WHAT YOU HAVE TO DO – When you reach the line that contains "Which of the" in the entries below, begin returning lines exactly as written and continue through the last one.

#### SOURCE MATERIAL

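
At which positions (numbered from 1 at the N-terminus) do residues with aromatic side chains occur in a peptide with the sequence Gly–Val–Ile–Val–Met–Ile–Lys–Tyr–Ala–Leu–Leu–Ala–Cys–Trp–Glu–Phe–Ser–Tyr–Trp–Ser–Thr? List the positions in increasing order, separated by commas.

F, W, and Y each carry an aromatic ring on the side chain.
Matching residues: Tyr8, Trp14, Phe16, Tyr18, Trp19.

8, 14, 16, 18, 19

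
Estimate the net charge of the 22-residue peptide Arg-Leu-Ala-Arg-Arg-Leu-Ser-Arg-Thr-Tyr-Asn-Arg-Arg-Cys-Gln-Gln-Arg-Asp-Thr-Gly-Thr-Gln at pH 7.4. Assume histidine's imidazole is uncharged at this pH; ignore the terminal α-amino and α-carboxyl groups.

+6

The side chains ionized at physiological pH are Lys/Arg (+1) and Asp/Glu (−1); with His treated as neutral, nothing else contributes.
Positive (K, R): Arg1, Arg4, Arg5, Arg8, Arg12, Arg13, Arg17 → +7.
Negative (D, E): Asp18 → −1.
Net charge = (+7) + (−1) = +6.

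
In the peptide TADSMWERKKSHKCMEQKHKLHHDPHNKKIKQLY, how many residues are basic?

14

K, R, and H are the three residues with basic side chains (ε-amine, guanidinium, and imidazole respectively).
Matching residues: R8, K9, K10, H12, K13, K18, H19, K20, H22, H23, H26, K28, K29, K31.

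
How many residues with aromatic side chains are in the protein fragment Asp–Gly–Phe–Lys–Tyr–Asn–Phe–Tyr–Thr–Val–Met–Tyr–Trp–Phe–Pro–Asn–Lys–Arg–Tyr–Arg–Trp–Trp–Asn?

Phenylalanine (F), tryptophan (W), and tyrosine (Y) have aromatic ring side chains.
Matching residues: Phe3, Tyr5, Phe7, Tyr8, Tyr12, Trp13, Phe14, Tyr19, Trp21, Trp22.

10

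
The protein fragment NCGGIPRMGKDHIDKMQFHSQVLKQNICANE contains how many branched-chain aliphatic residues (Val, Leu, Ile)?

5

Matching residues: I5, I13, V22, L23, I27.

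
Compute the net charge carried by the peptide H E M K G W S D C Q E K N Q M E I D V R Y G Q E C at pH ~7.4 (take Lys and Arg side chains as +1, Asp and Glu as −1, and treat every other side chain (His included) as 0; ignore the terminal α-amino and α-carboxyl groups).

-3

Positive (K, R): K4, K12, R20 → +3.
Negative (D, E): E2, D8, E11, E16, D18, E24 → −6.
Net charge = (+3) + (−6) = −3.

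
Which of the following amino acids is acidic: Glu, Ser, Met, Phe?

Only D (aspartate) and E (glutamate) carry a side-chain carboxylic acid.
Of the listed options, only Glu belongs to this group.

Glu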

########

TASK RESPONSE –
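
Which of the following amino acids is acidic: Glu, Ser, Met, Phe?

Only D (aspartate) and E (glutamate) carry a side-chain carboxylic acid.
Of the listed options, only Glu belongs to this group.

Glu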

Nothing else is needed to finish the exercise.